■ What to produce:
For each entry below, output it exactly as it stands.

=== Data under study ===

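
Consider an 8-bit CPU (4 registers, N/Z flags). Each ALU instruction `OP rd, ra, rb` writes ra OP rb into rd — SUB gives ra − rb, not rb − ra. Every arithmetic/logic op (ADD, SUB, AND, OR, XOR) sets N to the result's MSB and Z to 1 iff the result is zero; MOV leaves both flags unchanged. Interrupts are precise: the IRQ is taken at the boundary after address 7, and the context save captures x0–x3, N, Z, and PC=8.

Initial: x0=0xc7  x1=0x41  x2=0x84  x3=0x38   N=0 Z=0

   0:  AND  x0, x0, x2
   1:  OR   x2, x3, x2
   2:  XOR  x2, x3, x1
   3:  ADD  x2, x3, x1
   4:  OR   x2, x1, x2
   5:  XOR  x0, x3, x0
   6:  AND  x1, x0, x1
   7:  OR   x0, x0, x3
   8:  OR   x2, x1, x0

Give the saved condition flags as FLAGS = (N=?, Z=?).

after  0: x0=0x84 x1=0x41 x2=0x84 x3=0x38  N=1 Z=0
after  1: x0=0x84 x1=0x41 x2=0xbc x3=0x38  N=1 Z=0
after  2: x0=0x84 x1=0x41 x2=0x79 x3=0x38  N=0 Z=0
after  3: x0=0x84 x1=0x41 x2=0x79 x3=0x38  N=0 Z=0
after  4: x0=0x84 x1=0x41 x2=0x79 x3=0x38  N=0 Z=0
after  5: x0=0xbc x1=0x41 x2=0x79 x3=0x38  N=1 Z=0
after  6: x0=0xbc x1=0x00 x2=0x79 x3=0x38  N=0 Z=1
after  7: x0=0xbc x1=0x00 x2=0x79 x3=0x38  N=1 Z=0
-- IRQ taken; context saved, return-PC = 8 --

FLAGS = (N=1, Z=0)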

===

■ Your response:
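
Consider an 8-bit CPU (4 registers, N/Z flags). Each ALU instruction `OP rd, ra, rb` writes ra OP rb into rd — SUB gives ra − rb, not rb − ra. Every arithmetic/logic op (ADD, SUB, AND, OR, XOR) sets N to the result's MSB and Z to 1 iff the result is zero; MOV leaves both flags unchanged. Interrupts are precise: the IRQ is taken at the boundary after address 7, and the context save captures x0–x3, N, Z, and PC=8.

Initial: x0=0xc7  x1=0x41  x2=0x84  x3=0x38   N=0 Z=0

   0:  AND  x0, x0, x2
   1:  OR   x2, x3, x2
   2:  XOR  x2, x3, x1
   3:  ADD  x2, x3, x1
   4:  OR   x2, x1, x2
   5:  XOR  x0, x3, x0
   6:  AND  x1, x0, x1
   7:  OR   x0, x0, x3
   8:  OR   x2, x1, x0

Give the saved condition flags as FLAGS = (N=?, Z=?).

after  0: x0=0x84 x1=0x41 x2=0x84 x3=0x38  N=1 Z=0
after  1: x0=0x84 x1=0x41 x2=0xbc x3=0x38  N=1 Z=0
after  2: x0=0x84 x1=0x41 x2=0x79 x3=0x38  N=0 Z=0
after  3: x0=0x84 x1=0x41 x2=0x79 x3=0x38  N=0 Z=0
after  4: x0=0x84 x1=0x41 x2=0x79 x3=0x38  N=0 Z=0
after  5: x0=0xbc x1=0x41 x2=0x79 x3=0x38  N=1 Z=0
after  6: x0=0xbc x1=0x00 x2=0x79 x3=0x38  N=0 Z=1
after  7: x0=0xbc x1=0x00 x2=0x79 x3=0x38  N=1 Z=0
-- IRQ taken; context saved, return-PC = 8 --

FLAGS = (N=1, Z=0)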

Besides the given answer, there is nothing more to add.